Word for word, repeat all of the entries.

--------------------

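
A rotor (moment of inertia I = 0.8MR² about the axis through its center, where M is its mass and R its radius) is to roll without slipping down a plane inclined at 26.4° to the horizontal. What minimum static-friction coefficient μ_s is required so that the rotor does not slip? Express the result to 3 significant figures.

Here I = 0.8MR², so the shape factor k = I/(MR²) = 0.8.
Along the incline Mg sinθ − f = Ma, and torque about the center fR = Iα = kMR²(a/R) gives f = kMa.
These give a = g sinθ/(1+k) and the required friction f = kMg sinθ/(1+k).
The normal force is N = Mg cosθ, so μ_min = f/N = k tanθ/(1+k).
μ_min = 0.8 × tan26.4° / 1.8 ≈ 0.221.

μ_min ≈ 0.221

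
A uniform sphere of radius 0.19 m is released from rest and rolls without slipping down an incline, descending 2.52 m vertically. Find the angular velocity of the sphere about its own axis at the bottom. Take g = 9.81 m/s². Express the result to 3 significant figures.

The moment of inertia is (2/5)MR², giving k ≡ I/(MR²) = 0.4.
Since it rolls without slipping, ω = v/R and KE = ½Mv² + ½Iω² = ½(1+k)Mv² = (7/10)Mv².
Energy conservation Mgh = ½(1+k)Mv² gives v = √(2gh/(1+k)) = √(2 × 9.81 × 2.52 / 1.4) = 5.943 m/s.
Then ω = v/R = 5.943 / 0.19 ≈ 31.3 rad/s.

ω ≈ 31.3 rad/s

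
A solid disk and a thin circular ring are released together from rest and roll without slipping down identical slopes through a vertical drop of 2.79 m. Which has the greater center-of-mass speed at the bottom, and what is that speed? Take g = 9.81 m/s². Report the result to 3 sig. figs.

For rolling without slipping, Mgh = ½(1+k)Mv² where k = I/(MR²), so v = √(2gh/(1+k)).
Solid disk: k = 0.5, giving v = √(2×9.81×2.79/1.5) = 6.041 m/s.
Thin circular ring: k = 1, giving v = √(2×9.81×2.79/2) = 5.232 m/s.
The smaller k wins: the solid disk, at ≈ 6.04 m/s.

the solid disk, at v ≈ 6.04 m/s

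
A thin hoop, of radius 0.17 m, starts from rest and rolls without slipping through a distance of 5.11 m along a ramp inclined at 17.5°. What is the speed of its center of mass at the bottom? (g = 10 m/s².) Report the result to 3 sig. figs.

v ≈ 3.92 m/s

The moment of inertia is MR², giving k ≡ I/(MR²) = 1.
Pure rolling means v = ωR; then KE = ½Mv² + ½I(v/R)² = ½(1+k)Mv² = Mv².
The vertical drop is h = L sinθ = 5.11 × sin17.5° = 1.537 m.
Setting Mgh = Mv² gives v = √(2gh/(1+k)) = √(2·10·1.537/2) ≈ 3.92 m/s.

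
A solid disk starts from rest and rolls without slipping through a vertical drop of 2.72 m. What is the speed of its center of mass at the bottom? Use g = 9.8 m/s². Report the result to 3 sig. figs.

Here I = (1/2)MR², so the shape factor k = I/(MR²) = 0.5.
Pure rolling means v = ωR; then KE = ½Mv² + ½I(v/R)² = ½(1+k)Mv² = (3/4)Mv².
Setting Mgh = (3/4)Mv² gives v = √(2gh/(1+k)) = √(2·9.8·2.72/1.5) ≈ 5.96 m/s.

v ≈ 5.96 m/s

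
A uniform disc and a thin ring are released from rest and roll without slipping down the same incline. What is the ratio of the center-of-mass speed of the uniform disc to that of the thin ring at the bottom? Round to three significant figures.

v_ratio ≈ 1.15

Each satisfies Mgh = ½(1+k)Mv² with k = I/(MR²), so v ∝ 1/√(1+k).
For the uniform disc k = 0.5; for the thin ring k = 1.
v₁/v₂ = √((1+k₂)/(1+k₁)) = √(2/1.5) ≈ 1.15.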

--------------------

**Exercise solution:**
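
A rotor (moment of inertia I = 0.8MR² about the axis through its center, where M is its mass and R its radius) is to roll without slipping down a plane inclined at 26.4° to the horizontal. What minimum static-friction coefficient μ_s is required so that the rotor does not slip? Express the result to 3 significant figures.

Here I = 0.8MR², so the shape factor k = I/(MR²) = 0.8.
Along the incline Mg sinθ − f = Ma, and torque about the center fR = Iα = kMR²(a/R) gives f = kMa.
These give a = g sinθ/(1+k) and the required friction f = kMg sinθ/(1+k).
The normal force is N = Mg cosθ, so μ_min = f/N = k tanθ/(1+k).
μ_min = 0.8 × tan26.4° / 1.8 ≈ 0.221.

μ_min ≈ 0.221

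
A uniform sphere of radius 0.19 m is released from rest and rolls without slipping down an incline, descending 2.52 m vertically. Find the angular velocity of the sphere about its own axis at the bottom. Take g = 9.81 m/s². Express the result to 3 significant figures.

The moment of inertia is (2/5)MR², giving k ≡ I/(MR²) = 0.4.
Since it rolls without slipping, ω = v/R and KE = ½Mv² + ½Iω² = ½(1+k)Mv² = (7/10)Mv².
Energy conservation Mgh = ½(1+k)Mv² gives v = √(2gh/(1+k)) = √(2 × 9.81 × 2.52 / 1.4) = 5.943 m/s.
Then ω = v/R = 5.943 / 0.19 ≈ 31.3 rad/s.

ω ≈ 31.3 rad/s

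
A solid disk and a thin circular ring are released together from rest and roll without slipping down identical slopes through a vertical drop of 2.79 m. Which has the greater center-of-mass speed at the bottom, and what is that speed? Take g = 9.81 m/s². Report the result to 3 sig. figs.

For rolling without slipping, Mgh = ½(1+k)Mv² where k = I/(MR²), so v = √(2gh/(1+k)).
Solid disk: k = 0.5, giving v = √(2×9.81×2.79/1.5) = 6.041 m/s.
Thin circular ring: k = 1, giving v = √(2×9.81×2.79/2) = 5.232 m/s.
The smaller k wins: the solid disk, at ≈ 6.04 m/s.

the solid disk, at v ≈ 6.04 m/s

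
A thin hoop, of radius 0.17 m, starts from rest and rolls without slipping through a distance of 5.11 m along a ramp inclined at 17.5°. What is the speed of its center of mass at the bottom? (g = 10 m/s².) Report the result to 3 sig. figs.

v ≈ 3.92 m/s

The moment of inertia is MR², giving k ≡ I/(MR²) = 1.
Pure rolling means v = ωR; then KE = ½Mv² + ½I(v/R)² = ½(1+k)Mv² = Mv².
The vertical drop is h = L sinθ = 5.11 × sin17.5° = 1.537 m.
Setting Mgh = Mv² gives v = √(2gh/(1+k)) = √(2·10·1.537/2) ≈ 3.92 m/s.

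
A solid disk starts from rest and rolls without slipping through a vertical drop of 2.72 m. What is the speed of its center of mass at the bottom? Use g = 9.8 m/s². Report the result to 3 sig. figs.

Here I = (1/2)MR², so the shape factor k = I/(MR²) = 0.5.
Pure rolling means v = ωR; then KE = ½Mv² + ½I(v/R)² = ½(1+k)Mv² = (3/4)Mv².
Setting Mgh = (3/4)Mv² gives v = √(2gh/(1+k)) = √(2·9.8·2.72/1.5) ≈ 5.96 m/s.

v ≈ 5.96 m/s

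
A uniform disc and a thin ring are released from rest and roll without slipping down the same incline. What is the ratio of the center-of-mass speed of the uniform disc to that of the thin ring at the bottom? Round to three significant figures.

v_ratio ≈ 1.15

Each satisfies Mgh = ½(1+k)Mv² with k = I/(MR²), so v ∝ 1/√(1+k).
For the uniform disc k = 0.5; for the thin ring k = 1.
v₁/v₂ = √((1+k₂)/(1+k₁)) = √(2/1.5) ≈ 1.15.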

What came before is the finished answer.